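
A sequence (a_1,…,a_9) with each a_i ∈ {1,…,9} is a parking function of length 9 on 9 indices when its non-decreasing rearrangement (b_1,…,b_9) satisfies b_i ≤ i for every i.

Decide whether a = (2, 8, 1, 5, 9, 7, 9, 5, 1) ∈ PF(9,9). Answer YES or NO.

NO

Rearranged: b = (1, 1, 2, 5, 5, 7, 8, 9, 9).
  b_1=1 ≤ 1
  b_2=1 ≤ 2
  b_3=2 ≤ 3
  b_4=5 > 4
  fails at i=4 ⇒ NO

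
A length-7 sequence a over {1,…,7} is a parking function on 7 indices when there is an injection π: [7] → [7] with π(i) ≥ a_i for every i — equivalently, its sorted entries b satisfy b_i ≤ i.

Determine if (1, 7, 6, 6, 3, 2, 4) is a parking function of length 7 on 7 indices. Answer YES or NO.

NO

Sorted: b = (1, 2, 3, 4, 6, 6, 7).
  b_1=1 ≤ 1
  b_2=2 ≤ 2
  b_3=3 ≤ 3
  b_4=4 ≤ 4
  b_5=6 > 5
  fails at i=5 ⇒ NO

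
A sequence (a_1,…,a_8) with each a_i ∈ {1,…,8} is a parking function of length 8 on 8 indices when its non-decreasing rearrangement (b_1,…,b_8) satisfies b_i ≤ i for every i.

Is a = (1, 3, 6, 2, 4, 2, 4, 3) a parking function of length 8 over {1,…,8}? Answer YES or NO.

Order a: b = (1, 2, 2, 3, 3, 4, 4, 6).
  b_1=1 ≤ 1
  b_2=2 ≤ 2
  b_3=2 ≤ 3
  b_4=3 ≤ 4
  b_5=3 ≤ 5
  b_6=4 ≤ 6
  b_7=4 ≤ 7
  b_8=6 ≤ 8
All bounds hold ⇒ YES

YES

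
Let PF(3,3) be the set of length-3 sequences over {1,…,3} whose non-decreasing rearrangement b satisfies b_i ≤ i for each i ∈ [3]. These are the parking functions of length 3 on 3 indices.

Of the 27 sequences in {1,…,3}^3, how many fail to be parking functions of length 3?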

• • • •

* _What to work on_:
Please write out all of the records above, character for character.

* _Solution below_:
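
A sequence (a_1,…,a_9) with each a_i ∈ {1,…,9} is a parking function of length 9 on 9 indices when its non-decreasing rearrangement (b_1,…,b_9) satisfies b_i ≤ i for every i.

Decide whether a = (2, 8, 1, 5, 9, 7, 9, 5, 1) ∈ PF(9,9). Answer YES or NO.

NO

Rearranged: b = (1, 1, 2, 5, 5, 7, 8, 9, 9).
  b_1=1 ≤ 1
  b_2=1 ≤ 2
  b_3=2 ≤ 3
  b_4=5 > 4
  fails at i=4 ⇒ NO

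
A length-7 sequence a over {1,…,7} is a parking function on 7 indices when there is an injection π: [7] → [7] with π(i) ≥ a_i for every i — equivalently, its sorted entries b satisfy b_i ≤ i.

Determine if (1, 7, 6, 6, 3, 2, 4) is a parking function of length 7 on 7 indices. Answer YES or NO.

NO

Sorted: b = (1, 2, 3, 4, 6, 6, 7).
  b_1=1 ≤ 1
  b_2=2 ≤ 2
  b_3=3 ≤ 3
  b_4=4 ≤ 4
  b_5=6 > 5
  fails at i=5 ⇒ NO

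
A sequence (a_1,…,a_8) with each a_i ∈ {1,…,8} is a parking function of length 8 on 8 indices when its non-decreasing rearrangement (b_1,…,b_8) satisfies b_i ≤ i for every i.

Is a = (1, 3, 6, 2, 4, 2, 4, 3) a parking function of length 8 over {1,…,8}? Answer YES or NO.

Order a: b = (1, 2, 2, 3, 3, 4, 4, 6).
  b_1=1 ≤ 1
  b_2=2 ≤ 2
  b_3=2 ≤ 3
  b_4=3 ≤ 4
  b_5=3 ≤ 5
  b_6=4 ≤ 6
  b_7=4 ≤ 7
  b_8=6 ≤ 8
All bounds hold ⇒ YES

YES

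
Let PF(3,3) be the set of length-3 sequences over {1,…,3} whose non-decreasing rearrangement b satisfies b_i ≤ i for each i ∈ [3]. These are the parking functions of length 3 on 3 indices.

Of the 27 sequences in {1,…,3}^3, how many fail to be parking functions of length 3?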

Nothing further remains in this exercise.